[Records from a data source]
/---

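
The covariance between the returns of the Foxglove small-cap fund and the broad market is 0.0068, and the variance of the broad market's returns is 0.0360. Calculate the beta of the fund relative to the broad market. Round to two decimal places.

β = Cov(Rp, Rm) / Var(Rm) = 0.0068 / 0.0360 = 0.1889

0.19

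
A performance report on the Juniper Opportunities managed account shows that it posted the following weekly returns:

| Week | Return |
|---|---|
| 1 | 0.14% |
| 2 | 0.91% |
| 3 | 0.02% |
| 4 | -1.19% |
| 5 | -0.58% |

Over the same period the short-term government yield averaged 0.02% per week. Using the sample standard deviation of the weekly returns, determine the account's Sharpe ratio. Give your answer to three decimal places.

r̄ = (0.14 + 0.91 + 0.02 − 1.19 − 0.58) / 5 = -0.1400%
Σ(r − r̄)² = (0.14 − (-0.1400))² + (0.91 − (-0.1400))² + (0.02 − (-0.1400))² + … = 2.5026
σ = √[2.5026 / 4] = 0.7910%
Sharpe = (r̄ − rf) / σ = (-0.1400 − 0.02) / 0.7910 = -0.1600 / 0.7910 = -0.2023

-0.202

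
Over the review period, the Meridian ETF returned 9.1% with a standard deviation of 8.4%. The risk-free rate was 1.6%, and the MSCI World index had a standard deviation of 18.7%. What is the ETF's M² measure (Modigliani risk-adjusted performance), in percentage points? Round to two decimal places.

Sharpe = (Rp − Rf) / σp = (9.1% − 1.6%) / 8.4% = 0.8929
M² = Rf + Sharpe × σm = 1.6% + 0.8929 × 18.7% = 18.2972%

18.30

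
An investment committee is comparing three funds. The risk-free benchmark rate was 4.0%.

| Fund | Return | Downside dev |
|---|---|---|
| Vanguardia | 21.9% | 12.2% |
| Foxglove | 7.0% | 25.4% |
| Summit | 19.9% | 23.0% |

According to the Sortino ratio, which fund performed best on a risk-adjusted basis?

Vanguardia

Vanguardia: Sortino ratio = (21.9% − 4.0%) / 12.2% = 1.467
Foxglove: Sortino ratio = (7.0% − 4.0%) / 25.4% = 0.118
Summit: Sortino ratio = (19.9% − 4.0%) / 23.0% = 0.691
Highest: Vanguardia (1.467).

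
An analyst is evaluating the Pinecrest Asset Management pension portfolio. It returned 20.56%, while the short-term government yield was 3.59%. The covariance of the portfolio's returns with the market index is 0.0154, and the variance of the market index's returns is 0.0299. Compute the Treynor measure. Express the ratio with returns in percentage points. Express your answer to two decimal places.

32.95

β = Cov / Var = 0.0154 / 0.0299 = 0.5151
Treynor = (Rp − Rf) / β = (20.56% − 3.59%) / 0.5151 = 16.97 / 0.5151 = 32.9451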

\---
/---

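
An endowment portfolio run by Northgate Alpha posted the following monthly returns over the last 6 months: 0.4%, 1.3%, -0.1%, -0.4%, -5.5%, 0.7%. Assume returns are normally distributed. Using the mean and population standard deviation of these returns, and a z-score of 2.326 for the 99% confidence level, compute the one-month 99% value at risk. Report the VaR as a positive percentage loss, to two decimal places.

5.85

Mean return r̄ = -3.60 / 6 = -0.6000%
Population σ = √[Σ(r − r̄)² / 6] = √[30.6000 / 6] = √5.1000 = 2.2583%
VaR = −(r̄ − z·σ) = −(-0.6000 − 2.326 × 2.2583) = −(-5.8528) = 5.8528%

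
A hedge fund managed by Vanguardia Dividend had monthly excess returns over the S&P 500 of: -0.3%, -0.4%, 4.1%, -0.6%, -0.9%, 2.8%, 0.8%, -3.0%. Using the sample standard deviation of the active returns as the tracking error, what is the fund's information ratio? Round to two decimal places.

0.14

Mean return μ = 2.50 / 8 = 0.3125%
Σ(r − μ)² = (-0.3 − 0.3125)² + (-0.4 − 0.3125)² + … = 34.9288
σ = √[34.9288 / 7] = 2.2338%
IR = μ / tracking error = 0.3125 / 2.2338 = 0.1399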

\---
/---

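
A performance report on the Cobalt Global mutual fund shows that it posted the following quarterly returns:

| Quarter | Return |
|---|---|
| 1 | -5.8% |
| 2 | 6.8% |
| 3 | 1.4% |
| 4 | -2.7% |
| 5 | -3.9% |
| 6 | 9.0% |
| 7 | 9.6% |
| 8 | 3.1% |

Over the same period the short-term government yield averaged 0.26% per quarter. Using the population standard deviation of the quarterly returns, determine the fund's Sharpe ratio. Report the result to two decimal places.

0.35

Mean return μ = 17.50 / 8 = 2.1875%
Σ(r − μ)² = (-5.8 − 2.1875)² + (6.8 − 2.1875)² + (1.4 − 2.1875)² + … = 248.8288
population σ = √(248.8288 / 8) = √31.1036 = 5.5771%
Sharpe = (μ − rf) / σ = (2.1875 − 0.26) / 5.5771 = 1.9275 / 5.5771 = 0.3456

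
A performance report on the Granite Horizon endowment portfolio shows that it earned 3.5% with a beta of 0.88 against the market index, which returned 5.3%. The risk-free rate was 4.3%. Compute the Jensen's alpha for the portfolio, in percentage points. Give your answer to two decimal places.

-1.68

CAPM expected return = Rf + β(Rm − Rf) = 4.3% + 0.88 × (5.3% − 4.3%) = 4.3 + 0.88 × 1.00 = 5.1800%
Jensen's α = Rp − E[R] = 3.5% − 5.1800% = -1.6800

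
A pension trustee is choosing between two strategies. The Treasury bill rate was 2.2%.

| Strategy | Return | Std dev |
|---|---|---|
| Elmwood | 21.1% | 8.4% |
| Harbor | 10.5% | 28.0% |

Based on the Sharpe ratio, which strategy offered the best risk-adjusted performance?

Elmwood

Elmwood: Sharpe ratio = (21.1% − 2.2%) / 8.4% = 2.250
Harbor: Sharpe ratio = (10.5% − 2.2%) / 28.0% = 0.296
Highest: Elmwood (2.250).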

\---

Aim of the task:
Please copy the lines above from the line with "Return | Std dev |" up to and including the line with "10.5% | 28.0% |", exactly as written and with nothing else.

Response:
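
| Strategy | Return | Std dev |
|---|---|---|
| Elmwood | 21.1% | 8.4% |
| Harbor | 10.5% | 28.0% |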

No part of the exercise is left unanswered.